*Exercise description*: A single number is the whole answer: the count of lines in the records where "clock" occurs.

==============================

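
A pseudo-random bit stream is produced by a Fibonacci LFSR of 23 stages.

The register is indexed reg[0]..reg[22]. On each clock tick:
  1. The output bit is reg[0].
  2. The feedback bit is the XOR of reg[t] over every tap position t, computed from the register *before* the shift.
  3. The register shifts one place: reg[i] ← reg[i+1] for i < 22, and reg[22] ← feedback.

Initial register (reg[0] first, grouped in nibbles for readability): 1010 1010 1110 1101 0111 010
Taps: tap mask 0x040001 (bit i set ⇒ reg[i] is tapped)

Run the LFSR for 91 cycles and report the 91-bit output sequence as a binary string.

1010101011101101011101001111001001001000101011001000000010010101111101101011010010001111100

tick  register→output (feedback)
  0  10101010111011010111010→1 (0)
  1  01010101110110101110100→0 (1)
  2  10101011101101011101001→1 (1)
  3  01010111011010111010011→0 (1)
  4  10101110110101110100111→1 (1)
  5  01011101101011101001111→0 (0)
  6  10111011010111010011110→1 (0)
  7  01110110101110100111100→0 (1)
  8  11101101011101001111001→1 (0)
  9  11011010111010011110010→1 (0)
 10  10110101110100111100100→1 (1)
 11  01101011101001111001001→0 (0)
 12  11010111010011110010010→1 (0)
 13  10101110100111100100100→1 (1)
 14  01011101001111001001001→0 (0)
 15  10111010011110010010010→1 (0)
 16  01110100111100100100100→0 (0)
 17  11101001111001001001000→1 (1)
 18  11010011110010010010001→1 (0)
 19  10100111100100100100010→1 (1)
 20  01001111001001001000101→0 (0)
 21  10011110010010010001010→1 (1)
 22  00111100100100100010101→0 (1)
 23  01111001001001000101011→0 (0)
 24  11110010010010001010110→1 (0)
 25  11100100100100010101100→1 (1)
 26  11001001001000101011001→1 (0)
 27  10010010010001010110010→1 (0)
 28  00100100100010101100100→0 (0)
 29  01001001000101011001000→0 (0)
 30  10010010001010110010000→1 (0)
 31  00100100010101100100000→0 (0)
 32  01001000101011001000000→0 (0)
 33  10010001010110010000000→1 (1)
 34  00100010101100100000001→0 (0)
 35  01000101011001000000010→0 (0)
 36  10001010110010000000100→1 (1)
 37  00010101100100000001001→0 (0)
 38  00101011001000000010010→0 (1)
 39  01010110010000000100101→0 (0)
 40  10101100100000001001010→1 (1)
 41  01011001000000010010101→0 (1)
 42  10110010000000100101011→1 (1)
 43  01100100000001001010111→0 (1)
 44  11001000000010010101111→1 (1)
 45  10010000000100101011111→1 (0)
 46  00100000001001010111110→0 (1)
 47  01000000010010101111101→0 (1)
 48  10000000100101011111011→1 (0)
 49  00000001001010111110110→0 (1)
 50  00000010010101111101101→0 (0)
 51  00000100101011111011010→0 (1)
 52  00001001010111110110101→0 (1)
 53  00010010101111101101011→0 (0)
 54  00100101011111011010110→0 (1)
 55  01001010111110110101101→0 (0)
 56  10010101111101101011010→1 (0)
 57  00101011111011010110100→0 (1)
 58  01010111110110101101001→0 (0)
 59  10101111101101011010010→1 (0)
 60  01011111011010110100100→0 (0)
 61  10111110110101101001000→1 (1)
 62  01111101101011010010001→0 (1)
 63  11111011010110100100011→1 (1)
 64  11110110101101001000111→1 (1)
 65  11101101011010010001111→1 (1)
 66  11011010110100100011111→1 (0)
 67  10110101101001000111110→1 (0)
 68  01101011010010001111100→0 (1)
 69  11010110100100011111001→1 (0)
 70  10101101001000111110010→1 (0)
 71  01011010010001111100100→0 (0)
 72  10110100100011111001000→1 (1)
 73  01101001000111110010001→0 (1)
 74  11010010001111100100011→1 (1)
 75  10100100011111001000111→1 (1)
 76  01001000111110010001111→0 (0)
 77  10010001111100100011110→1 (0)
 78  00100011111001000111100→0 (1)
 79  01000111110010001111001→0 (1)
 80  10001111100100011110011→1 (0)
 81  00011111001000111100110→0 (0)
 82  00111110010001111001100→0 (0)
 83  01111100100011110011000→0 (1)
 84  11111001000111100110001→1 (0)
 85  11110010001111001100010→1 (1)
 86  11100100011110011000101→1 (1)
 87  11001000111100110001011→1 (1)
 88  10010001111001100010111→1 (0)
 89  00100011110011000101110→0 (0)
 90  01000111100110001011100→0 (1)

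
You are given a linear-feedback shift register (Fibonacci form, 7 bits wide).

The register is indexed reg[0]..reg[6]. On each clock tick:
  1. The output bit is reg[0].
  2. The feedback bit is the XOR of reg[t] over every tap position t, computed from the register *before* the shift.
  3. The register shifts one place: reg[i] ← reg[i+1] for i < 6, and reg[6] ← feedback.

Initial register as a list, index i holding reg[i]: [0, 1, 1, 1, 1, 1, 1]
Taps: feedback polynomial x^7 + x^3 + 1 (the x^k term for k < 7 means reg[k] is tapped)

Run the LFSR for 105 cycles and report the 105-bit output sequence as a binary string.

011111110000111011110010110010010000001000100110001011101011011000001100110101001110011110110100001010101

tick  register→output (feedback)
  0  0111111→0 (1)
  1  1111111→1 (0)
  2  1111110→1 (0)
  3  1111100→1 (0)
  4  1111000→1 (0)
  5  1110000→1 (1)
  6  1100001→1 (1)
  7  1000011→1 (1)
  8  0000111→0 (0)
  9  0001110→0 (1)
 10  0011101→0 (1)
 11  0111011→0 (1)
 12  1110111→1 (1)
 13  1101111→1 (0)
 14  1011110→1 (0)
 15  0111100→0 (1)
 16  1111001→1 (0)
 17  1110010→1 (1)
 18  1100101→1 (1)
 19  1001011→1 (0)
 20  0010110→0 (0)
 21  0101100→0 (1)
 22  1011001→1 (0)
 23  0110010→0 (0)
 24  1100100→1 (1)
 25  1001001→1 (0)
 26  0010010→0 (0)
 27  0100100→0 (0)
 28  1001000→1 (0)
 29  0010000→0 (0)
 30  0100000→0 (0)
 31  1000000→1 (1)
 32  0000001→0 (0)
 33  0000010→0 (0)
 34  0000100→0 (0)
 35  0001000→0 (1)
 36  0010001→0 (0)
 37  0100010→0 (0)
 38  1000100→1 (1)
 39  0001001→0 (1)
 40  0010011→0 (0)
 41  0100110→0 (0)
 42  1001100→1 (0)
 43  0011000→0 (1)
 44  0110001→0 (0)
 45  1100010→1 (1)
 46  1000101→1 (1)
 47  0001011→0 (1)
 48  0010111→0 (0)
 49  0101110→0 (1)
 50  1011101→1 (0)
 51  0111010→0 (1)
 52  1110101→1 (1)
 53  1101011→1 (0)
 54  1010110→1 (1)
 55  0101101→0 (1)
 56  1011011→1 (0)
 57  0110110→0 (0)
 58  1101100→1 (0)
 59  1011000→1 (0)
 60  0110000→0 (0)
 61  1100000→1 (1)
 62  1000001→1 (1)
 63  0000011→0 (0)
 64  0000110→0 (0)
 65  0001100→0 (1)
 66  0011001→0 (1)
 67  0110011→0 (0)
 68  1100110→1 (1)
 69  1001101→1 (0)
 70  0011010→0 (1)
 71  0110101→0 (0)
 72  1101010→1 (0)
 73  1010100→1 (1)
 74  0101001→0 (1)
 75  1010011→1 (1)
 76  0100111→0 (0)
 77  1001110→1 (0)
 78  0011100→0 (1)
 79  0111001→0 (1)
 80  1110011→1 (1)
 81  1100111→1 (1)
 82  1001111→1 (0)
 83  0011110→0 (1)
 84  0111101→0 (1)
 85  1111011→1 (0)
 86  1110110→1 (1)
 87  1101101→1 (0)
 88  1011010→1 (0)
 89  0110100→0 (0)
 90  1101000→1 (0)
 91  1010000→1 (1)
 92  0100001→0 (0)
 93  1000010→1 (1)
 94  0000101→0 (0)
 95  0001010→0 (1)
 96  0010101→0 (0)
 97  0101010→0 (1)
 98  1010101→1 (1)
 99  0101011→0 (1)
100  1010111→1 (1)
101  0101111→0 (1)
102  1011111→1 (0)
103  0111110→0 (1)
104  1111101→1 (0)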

==============================

*Task answer*: 2